Restate each entry below without changing a word.

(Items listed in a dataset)
• • •
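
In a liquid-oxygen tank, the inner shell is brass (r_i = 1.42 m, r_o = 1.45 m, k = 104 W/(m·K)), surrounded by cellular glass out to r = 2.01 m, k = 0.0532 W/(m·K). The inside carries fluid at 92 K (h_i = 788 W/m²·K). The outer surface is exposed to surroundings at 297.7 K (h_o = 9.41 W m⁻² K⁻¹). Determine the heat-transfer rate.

Q = 710 W

Resistance network (inner→outer):
  R_conv,in = 1/(4πr²h) = 1/(4π·1.42²·788) = 5.008×10^-5 K/W
  R_brass = (1/1.42 − 1/1.45)/(4πk) = 0.01457/(4π·104) = 1.115×10^-5 K/W
  R_cellular glass = (1/1.45 − 1/2.01)/(4πk) = 0.1921/(4π·0.0532) = 0.2874 K/W
  R_conv,out = 1/(4πr²h) = 1/(4π·2.01²·9.41) = 0.002093 K/W
ΣR = 5.008×10^-5 + 1.115×10^-5 + 0.2874 + 0.002093 = 0.2896 K/W
Q = ΔT/ΣR = (92 K − 297.7 K)/0.2896 = -710 W
(Negative Q ⇒ heat flows inward; heat gain = 710 W.)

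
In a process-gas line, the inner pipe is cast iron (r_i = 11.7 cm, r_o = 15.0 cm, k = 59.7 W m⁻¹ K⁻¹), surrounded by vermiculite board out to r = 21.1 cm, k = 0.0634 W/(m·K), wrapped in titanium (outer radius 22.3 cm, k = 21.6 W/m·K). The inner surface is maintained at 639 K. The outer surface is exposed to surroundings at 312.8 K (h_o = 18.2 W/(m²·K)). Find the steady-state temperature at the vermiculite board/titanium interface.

T = 327.2 K

Series thermal resistances, inner to outer:
  R'_cast iron = ln(0.150/0.117)/(2πk) = 0.2485/(2π·59.7) = 6.624×10^-4 m·K/W
  R'_vermiculite board = ln(0.211/0.150)/(2πk) = 0.3412/(2π·0.0634) = 0.8566 m·K/W
  R'_titanium = ln(0.223/0.211)/(2πk) = 0.05531/(2π·21.6) = 4.076×10^-4 m·K/W
  R'_conv,out = 1/(2πr h) = 1/(2π·0.223·18.2) = 0.03921 m·K/W
ΣR = 6.624×10^-4 + 0.8566 + 4.076×10^-4 + 0.03921 = 0.8969 m·K/W
Q' = ΔT/ΣR = (639 K − 312.8 K)/0.8969 = 363.7 W/m
From the inner boundary to the vermiculite board/titanium interface, ΣR_partial = 0.8573 m·K/W.
T_interface = T_in − Q'·ΣR_partial = 639 K − (363.7)(0.8573) = 327.2 K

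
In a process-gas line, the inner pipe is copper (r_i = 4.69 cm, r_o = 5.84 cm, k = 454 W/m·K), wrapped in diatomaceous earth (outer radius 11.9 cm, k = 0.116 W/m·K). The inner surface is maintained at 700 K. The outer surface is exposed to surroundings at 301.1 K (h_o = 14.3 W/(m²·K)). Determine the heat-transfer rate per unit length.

Series thermal resistances, inner to outer:
  R'_copper = ln(0.0584/0.0469)/(2πk) = 0.2193/(2π·454) = 7.688×10^-5 m·K/W
  R'_diatomaceous earth = ln(0.119/0.0584)/(2πk) = 0.7118/(2π·0.116) = 0.9766 m·K/W
  R'_conv,out = 1/(2πr h) = 1/(2π·0.119·14.3) = 0.09353 m·K/W
ΣR = 7.688×10^-5 + 0.9766 + 0.09353 = 1.070 m·K/W
Q' = ΔT/ΣR = (700 K − 301.1 K)/1.070 = 373 W/m

Q' = 373 W/m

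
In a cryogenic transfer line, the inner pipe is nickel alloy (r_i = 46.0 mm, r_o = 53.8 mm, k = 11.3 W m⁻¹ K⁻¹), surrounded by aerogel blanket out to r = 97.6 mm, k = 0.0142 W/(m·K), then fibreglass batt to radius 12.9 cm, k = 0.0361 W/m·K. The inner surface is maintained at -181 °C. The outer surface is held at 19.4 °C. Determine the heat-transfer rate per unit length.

Q' = 25.3 W/m

Treat each layer as a resistance in series:
  R'_nickel alloy = ln(0.0538/0.0460)/(2πk) = 0.1566/(2π·11.3) = 0.002206 m·K/W
  R'_aerogel blanket = ln(0.0976/0.0538)/(2πk) = 0.5956/(2π·0.0142) = 6.676 m·K/W
  R'_fibreglass batt = ln(0.129/0.0976)/(2πk) = 0.2789/(2π·0.0361) = 1.230 m·K/W
ΣR = 0.002206 + 6.676 + 1.230 = 7.908 m·K/W
Q' = ΔT/ΣR = (-181 °C − 19.4 °C)/7.908 = -25.3 W/m
(Negative Q' ⇒ heat flows inward; heat gain = 25.3 W/m.)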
• • •
**TASK ANSWER**
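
In a liquid-oxygen tank, the inner shell is brass (r_i = 1.42 m, r_o = 1.45 m, k = 104 W/(m·K)), surrounded by cellular glass out to r = 2.01 m, k = 0.0532 W/(m·K). The inside carries fluid at 92 K (h_i = 788 W/m²·K). The outer surface is exposed to surroundings at 297.7 K (h_o = 9.41 W m⁻² K⁻¹). Determine the heat-transfer rate.

Q = 710 W

Resistance network (inner→outer):
  R_conv,in = 1/(4πr²h) = 1/(4π·1.42²·788) = 5.008×10^-5 K/W
  R_brass = (1/1.42 − 1/1.45)/(4πk) = 0.01457/(4π·104) = 1.115×10^-5 K/W
  R_cellular glass = (1/1.45 − 1/2.01)/(4πk) = 0.1921/(4π·0.0532) = 0.2874 K/W
  R_conv,out = 1/(4πr²h) = 1/(4π·2.01²·9.41) = 0.002093 K/W
ΣR = 5.008×10^-5 + 1.115×10^-5 + 0.2874 + 0.002093 = 0.2896 K/W
Q = ΔT/ΣR = (92 K − 297.7 K)/0.2896 = -710 W
(Negative Q ⇒ heat flows inward; heat gain = 710 W.)

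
In a process-gas line, the inner pipe is cast iron (r_i = 11.7 cm, r_o = 15.0 cm, k = 59.7 W m⁻¹ K⁻¹), surrounded by vermiculite board out to r = 21.1 cm, k = 0.0634 W/(m·K), wrapped in titanium (outer radius 22.3 cm, k = 21.6 W/m·K). The inner surface is maintained at 639 K. The outer surface is exposed to surroundings at 312.8 K (h_o = 18.2 W/(m²·K)). Find the steady-state temperature at the vermiculite board/titanium interface.

T = 327.2 K

Series thermal resistances, inner to outer:
  R'_cast iron = ln(0.150/0.117)/(2πk) = 0.2485/(2π·59.7) = 6.624×10^-4 m·K/W
  R'_vermiculite board = ln(0.211/0.150)/(2πk) = 0.3412/(2π·0.0634) = 0.8566 m·K/W
  R'_titanium = ln(0.223/0.211)/(2πk) = 0.05531/(2π·21.6) = 4.076×10^-4 m·K/W
  R'_conv,out = 1/(2πr h) = 1/(2π·0.223·18.2) = 0.03921 m·K/W
ΣR = 6.624×10^-4 + 0.8566 + 4.076×10^-4 + 0.03921 = 0.8969 m·K/W
Q' = ΔT/ΣR = (639 K − 312.8 K)/0.8969 = 363.7 W/m
From the inner boundary to the vermiculite board/titanium interface, ΣR_partial = 0.8573 m·K/W.
T_interface = T_in − Q'·ΣR_partial = 639 K − (363.7)(0.8573) = 327.2 K

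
In a process-gas line, the inner pipe is copper (r_i = 4.69 cm, r_o = 5.84 cm, k = 454 W/m·K), wrapped in diatomaceous earth (outer radius 11.9 cm, k = 0.116 W/m·K). The inner surface is maintained at 700 K. The outer surface is exposed to surroundings at 301.1 K (h_o = 14.3 W/(m²·K)). Determine the heat-transfer rate per unit length.

Series thermal resistances, inner to outer:
  R'_copper = ln(0.0584/0.0469)/(2πk) = 0.2193/(2π·454) = 7.688×10^-5 m·K/W
  R'_diatomaceous earth = ln(0.119/0.0584)/(2πk) = 0.7118/(2π·0.116) = 0.9766 m·K/W
  R'_conv,out = 1/(2πr h) = 1/(2π·0.119·14.3) = 0.09353 m·K/W
ΣR = 7.688×10^-5 + 0.9766 + 0.09353 = 1.070 m·K/W
Q' = ΔT/ΣR = (700 K − 301.1 K)/1.070 = 373 W/m

Q' = 373 W/m

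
In a cryogenic transfer line, the inner pipe is nickel alloy (r_i = 46.0 mm, r_o = 53.8 mm, k = 11.3 W m⁻¹ K⁻¹), surrounded by aerogel blanket out to r = 97.6 mm, k = 0.0142 W/(m·K), then fibreglass batt to radius 12.9 cm, k = 0.0361 W/m·K. The inner surface is maintained at -181 °C. The outer surface is held at 19.4 °C. Determine the heat-transfer rate per unit length.

Q' = 25.3 W/m

Treat each layer as a resistance in series:
  R'_nickel alloy = ln(0.0538/0.0460)/(2πk) = 0.1566/(2π·11.3) = 0.002206 m·K/W
  R'_aerogel blanket = ln(0.0976/0.0538)/(2πk) = 0.5956/(2π·0.0142) = 6.676 m·K/W
  R'_fibreglass batt = ln(0.129/0.0976)/(2πk) = 0.2789/(2π·0.0361) = 1.230 m·K/W
ΣR = 0.002206 + 6.676 + 1.230 = 7.908 m·K/W
Q' = ΔT/ΣR = (-181 °C − 19.4 °C)/7.908 = -25.3 W/m
(Negative Q' ⇒ heat flows inward; heat gain = 25.3 W/m.)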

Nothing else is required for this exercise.